EXERCISE REQUIREMENTS =
Exactly as they appear below, repeat the lines from the one with "c-di-GMP is an" through the one with "Conditions in the cell: glyoxylate", and no others.

++++ GIVEN DATA ++++

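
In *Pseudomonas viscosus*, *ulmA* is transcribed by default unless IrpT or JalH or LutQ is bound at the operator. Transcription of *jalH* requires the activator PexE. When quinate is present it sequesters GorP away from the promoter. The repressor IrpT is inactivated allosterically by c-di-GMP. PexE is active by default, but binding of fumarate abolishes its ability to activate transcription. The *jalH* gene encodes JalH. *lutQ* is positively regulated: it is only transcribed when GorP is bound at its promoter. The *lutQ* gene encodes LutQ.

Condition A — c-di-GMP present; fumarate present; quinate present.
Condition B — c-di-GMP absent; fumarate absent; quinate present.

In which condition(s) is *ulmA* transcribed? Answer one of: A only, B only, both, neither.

Condition A:
c-di-GMP is present, so IrpT is inactive.
Fumarate is present, so PexE is inactive.
Required activator PexE is absent, so *jalH* is not transcribed.
So JalH is not produced.
Quinate is present, so GorP is inactive.
Required activator GorP is absent, so *lutQ* is not transcribed.
So LutQ is not produced.
With no repressor bound, *ulmA* is transcribed.
→ *ulmA* is ON in A.
Condition B:
c-di-GMP is absent, so IrpT is active.
Fumarate is absent, so PexE is active.
No repressor is bound and PexE is active, so *jalH* is transcribed.
So JalH is produced and active.
Quinate is present, so GorP is inactive.
Required activator GorP is absent, so *lutQ* is not transcribed.
So LutQ is not produced.
With repressor IrpT bound, *ulmA* is not transcribed.
→ *ulmA* is OFF in B.

A only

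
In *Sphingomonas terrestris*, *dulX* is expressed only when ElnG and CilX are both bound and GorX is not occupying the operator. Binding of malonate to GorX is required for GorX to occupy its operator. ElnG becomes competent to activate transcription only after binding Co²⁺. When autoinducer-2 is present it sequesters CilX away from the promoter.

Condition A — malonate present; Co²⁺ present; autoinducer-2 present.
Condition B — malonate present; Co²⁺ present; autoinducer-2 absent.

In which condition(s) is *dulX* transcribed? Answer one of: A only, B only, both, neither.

Condition A:
Malonate is present, so GorX is active.
Co²⁺ is present, so ElnG is active.
Autoinducer-2 is present, so CilX is inactive.
With repressor GorX bound, *dulX* is not transcribed.
→ *dulX* is OFF in A.
Condition B:
Malonate is present, so GorX is active.
Co²⁺ is present, so ElnG is active.
Autoinducer-2 is absent, so CilX is active.
With repressor GorX bound, *dulX* is not transcribed.
→ *dulX* is OFF in B.

neither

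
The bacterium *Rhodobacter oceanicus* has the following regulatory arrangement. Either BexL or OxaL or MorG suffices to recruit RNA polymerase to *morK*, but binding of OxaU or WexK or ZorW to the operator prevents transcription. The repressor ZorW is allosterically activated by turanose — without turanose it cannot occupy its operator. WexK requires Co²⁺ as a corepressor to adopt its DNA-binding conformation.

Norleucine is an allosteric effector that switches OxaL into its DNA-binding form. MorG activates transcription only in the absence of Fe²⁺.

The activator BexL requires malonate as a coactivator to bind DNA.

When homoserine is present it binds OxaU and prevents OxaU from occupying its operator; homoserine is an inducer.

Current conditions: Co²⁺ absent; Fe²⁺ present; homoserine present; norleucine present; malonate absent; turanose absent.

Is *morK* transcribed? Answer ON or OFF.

Malonate is absent, so BexL is inactive.
Homoserine is present, so OxaU is inactive.
Norleucine is present, so OxaL is active.
Fe²⁺ is present, so MorG is inactive.
Co²⁺ is absent, so WexK is inactive.
Turanose is absent, so ZorW is inactive.
Activator OxaL is present, so *morK* is transcribed.

ON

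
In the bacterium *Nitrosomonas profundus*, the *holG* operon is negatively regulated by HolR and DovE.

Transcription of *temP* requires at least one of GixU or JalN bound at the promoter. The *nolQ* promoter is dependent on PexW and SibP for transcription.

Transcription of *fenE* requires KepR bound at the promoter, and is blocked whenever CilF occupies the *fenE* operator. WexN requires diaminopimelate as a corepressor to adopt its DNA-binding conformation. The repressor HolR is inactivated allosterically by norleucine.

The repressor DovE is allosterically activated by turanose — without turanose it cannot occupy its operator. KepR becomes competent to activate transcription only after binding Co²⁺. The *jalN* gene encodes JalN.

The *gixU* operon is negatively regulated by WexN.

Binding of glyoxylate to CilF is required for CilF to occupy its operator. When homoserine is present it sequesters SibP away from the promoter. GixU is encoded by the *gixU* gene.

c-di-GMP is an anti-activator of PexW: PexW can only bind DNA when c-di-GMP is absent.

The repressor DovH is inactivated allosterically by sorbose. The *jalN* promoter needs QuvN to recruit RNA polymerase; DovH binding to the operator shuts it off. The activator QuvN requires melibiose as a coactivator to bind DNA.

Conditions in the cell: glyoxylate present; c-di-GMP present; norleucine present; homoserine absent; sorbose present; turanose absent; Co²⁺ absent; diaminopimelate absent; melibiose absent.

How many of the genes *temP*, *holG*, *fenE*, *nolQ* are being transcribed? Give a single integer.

2

Diaminopimelate is absent, so WexN is inactive.
With no repressor bound, *gixU* is transcribed.
So GixU is produced and active.
Sorbose is present, so DovH is inactive.
Melibiose is absent, so QuvN is inactive.
Required activator QuvN is absent, so *jalN* is not transcribed.
So JalN is not produced.
Activator GixU is present, so *temP* is transcribed.
→ *temP* is ON.
Norleucine is present, so HolR is inactive.
Turanose is absent, so DovE is inactive.
With no repressor bound, *holG* is transcribed.
→ *holG* is ON.
Glyoxylate is present, so CilF is active.
Co²⁺ is absent, so KepR is inactive.
With repressor CilF bound, *fenE* is not transcribed.
→ *fenE* is OFF.
c-di-GMP is present, so PexW is inactive.
Homoserine is absent, so SibP is active.
Required activator PexW is absent, so *nolQ* is not transcribed.
→ *nolQ* is OFF.
2 of the 4 genes are transcribed.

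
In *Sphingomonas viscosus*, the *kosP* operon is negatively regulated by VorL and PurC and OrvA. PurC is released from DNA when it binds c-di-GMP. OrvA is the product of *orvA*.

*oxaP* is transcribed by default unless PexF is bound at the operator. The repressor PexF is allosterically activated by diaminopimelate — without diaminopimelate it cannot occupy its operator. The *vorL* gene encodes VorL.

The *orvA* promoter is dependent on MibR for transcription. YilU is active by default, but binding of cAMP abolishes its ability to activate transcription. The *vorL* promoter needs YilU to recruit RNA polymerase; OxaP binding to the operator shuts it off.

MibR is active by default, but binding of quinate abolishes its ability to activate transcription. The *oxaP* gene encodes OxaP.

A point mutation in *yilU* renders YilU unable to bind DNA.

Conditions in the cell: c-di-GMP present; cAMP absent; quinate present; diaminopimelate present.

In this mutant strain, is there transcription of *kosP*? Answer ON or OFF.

ON

YilU is non-functional in this strain, so it has no effect.
Diaminopimelate is present, so PexF is active.
With repressor PexF bound, *oxaP* is not transcribed.
So OxaP is not produced.
Required activator YilU is absent, so *vorL* is not transcribed.
So VorL is not produced.
c-di-GMP is present, so PurC is inactive.
Quinate is present, so MibR is inactive.
Required activator MibR is absent, so *orvA* is not transcribed.
So OrvA is not produced.
With no repressor bound, *kosP* is transcribed.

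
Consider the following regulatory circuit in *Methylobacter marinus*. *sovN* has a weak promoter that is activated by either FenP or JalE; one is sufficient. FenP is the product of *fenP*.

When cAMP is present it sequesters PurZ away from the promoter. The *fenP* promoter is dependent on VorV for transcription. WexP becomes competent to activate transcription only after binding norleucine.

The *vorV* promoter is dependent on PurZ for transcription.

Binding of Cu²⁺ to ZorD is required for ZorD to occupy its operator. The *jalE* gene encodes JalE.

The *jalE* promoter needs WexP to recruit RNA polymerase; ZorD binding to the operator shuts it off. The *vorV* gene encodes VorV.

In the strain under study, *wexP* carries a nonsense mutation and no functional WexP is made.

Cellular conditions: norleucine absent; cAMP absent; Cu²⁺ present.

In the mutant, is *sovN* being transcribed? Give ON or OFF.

ON

cAMP is absent, so PurZ is active.
No repressor is bound and PurZ is active, so *vorV* is transcribed.
So VorV is produced and active.
No repressor is bound and VorV is active, so *fenP* is transcribed.
So FenP is produced and active.
WexP is non-functional in this strain, so it has no effect.
Cu²⁺ is present, so ZorD is active.
With repressor ZorD bound, *jalE* is not transcribed.
So JalE is not produced.
Activator FenP is present, so *sovN* is transcribed.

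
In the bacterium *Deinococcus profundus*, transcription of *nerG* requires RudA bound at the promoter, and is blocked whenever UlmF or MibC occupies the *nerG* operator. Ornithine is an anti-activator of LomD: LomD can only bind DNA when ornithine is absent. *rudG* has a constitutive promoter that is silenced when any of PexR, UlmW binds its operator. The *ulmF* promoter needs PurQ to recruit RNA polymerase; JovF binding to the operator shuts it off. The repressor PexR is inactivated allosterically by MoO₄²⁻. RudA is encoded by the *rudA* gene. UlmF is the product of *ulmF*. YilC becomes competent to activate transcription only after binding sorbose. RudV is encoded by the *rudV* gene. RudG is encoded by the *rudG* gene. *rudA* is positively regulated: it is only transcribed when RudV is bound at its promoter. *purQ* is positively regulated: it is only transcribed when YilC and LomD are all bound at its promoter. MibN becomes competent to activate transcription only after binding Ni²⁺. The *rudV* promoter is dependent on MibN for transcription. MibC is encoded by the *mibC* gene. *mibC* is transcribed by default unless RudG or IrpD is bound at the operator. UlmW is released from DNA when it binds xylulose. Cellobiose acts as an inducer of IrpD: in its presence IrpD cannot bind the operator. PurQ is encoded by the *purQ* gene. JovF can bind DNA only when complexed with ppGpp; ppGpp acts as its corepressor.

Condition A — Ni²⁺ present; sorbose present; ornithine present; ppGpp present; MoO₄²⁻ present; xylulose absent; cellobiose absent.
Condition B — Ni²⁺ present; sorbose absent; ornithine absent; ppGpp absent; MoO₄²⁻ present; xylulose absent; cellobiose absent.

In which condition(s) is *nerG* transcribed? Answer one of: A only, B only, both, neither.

Condition A:
Ni²⁺ is present, so MibN is active.
No repressor is bound and MibN is active, so *rudV* is transcribed.
So RudV is produced and active.
No repressor is bound and RudV is active, so *rudA* is transcribed.
So RudA is produced and active.
Sorbose is present, so YilC is active.
Ornithine is present, so LomD is inactive.
Required activator LomD is absent, so *purQ* is not transcribed.
So PurQ is not produced.
ppGpp is present, so JovF is active.
With repressor JovF bound, *ulmF* is not transcribed.
So UlmF is not produced.
MoO₄²⁻ is present, so PexR is inactive.
Xylulose is absent, so UlmW is active.
With repressor UlmW bound, *rudG* is not transcribed.
So RudG is not produced.
Cellobiose is absent, so IrpD is active.
With repressor IrpD bound, *mibC* is not transcribed.
So MibC is not produced.
No repressor is bound and RudA is active, so *nerG* is transcribed.
→ *nerG* is ON in A.
Condition B:
Ni²⁺ is present, so MibN is active.
No repressor is bound and MibN is active, so *rudV* is transcribed.
So RudV is produced and active.
No repressor is bound and RudV is active, so *rudA* is transcribed.
So RudA is produced and active.
Sorbose is absent, so YilC is inactive.
Ornithine is absent, so LomD is active.
Required activator YilC is absent, so *purQ* is not transcribed.
So PurQ is not produced.
ppGpp is absent, so JovF is inactive.
Required activator PurQ is absent, so *ulmF* is not transcribed.
So UlmF is not produced.
MoO₄²⁻ is present, so PexR is inactive.
Xylulose is absent, so UlmW is active.
With repressor UlmW bound, *rudG* is not transcribed.
So RudG is not produced.
Cellobiose is absent, so IrpD is active.
With repressor IrpD bound, *mibC* is not transcribed.
So MibC is not produced.
No repressor is bound and RudA is active, so *nerG* is transcribed.
→ *nerG* is ON in B.

both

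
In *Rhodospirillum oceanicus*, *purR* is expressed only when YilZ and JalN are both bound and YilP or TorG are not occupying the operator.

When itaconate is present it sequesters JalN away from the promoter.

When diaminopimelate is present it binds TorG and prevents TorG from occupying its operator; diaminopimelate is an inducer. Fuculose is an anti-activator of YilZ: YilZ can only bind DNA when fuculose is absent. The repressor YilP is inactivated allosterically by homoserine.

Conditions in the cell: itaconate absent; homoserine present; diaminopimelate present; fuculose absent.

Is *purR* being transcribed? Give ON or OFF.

Fuculose is absent, so YilZ is active.
Homoserine is present, so YilP is inactive.
Diaminopimelate is present, so TorG is inactive.
Itaconate is absent, so JalN is active.
No repressor is bound and YilZ and JalN are active, so *purR* is transcribed.

ON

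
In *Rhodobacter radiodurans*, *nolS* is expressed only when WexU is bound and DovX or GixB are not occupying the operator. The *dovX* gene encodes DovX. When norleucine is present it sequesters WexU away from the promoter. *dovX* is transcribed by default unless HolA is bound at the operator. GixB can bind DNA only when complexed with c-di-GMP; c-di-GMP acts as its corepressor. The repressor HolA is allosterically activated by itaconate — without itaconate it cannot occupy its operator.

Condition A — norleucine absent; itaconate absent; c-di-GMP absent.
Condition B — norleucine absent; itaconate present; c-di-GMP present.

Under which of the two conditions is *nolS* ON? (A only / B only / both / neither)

Condition A:
Norleucine is absent, so WexU is active.
Itaconate is absent, so HolA is inactive.
With no repressor bound, *dovX* is transcribed.
So DovX is produced and active.
c-di-GMP is absent, so GixB is inactive.
With repressor DovX bound, *nolS* is not transcribed.
→ *nolS* is OFF in A.
Condition B:
Norleucine is absent, so WexU is active.
Itaconate is present, so HolA is active.
With repressor HolA bound, *dovX* is not transcribed.
So DovX is not produced.
c-di-GMP is present, so GixB is active.
With repressor GixB bound, *nolS* is not transcribed.
→ *nolS* is OFF in B.

neither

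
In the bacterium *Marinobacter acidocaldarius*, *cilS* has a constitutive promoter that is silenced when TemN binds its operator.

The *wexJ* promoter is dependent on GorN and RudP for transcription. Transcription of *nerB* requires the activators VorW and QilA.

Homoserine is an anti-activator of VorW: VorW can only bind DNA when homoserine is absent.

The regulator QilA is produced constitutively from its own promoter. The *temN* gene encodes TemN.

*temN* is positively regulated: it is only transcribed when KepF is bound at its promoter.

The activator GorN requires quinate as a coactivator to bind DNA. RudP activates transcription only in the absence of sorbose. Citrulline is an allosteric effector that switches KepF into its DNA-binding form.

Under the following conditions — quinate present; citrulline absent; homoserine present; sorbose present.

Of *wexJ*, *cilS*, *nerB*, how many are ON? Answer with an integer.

1

Quinate is present, so GorN is active.
Sorbose is present, so RudP is inactive.
Required activator RudP is absent, so *wexJ* is not transcribed.
→ *wexJ* is OFF.
Citrulline is absent, so KepF is inactive.
Required activator KepF is absent, so *temN* is not transcribed.
So TemN is not produced.
With no repressor bound, *cilS* is transcribed.
→ *cilS* is ON.
Homoserine is present, so VorW is inactive.
QilA is produced constitutively and is active.
Required activator VorW is absent, so *nerB* is not transcribed.
→ *nerB* is OFF.
1 of the 3 genes is transcribed.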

++++

YOUR RESPONSE =
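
c-di-GMP is an anti-activator of PexW: PexW can only bind DNA when c-di-GMP is absent.

The repressor DovH is inactivated allosterically by sorbose. The *jalN* promoter needs QuvN to recruit RNA polymerase; DovH binding to the operator shuts it off. The activator QuvN requires melibiose as a coactivator to bind DNA.

Conditions in the cell: glyoxylate present; c-di-GMP present; norleucine present; homoserine absent; sorbose present; turanose absent; Co²⁺ absent; diaminopimelate absent; melibiose absent.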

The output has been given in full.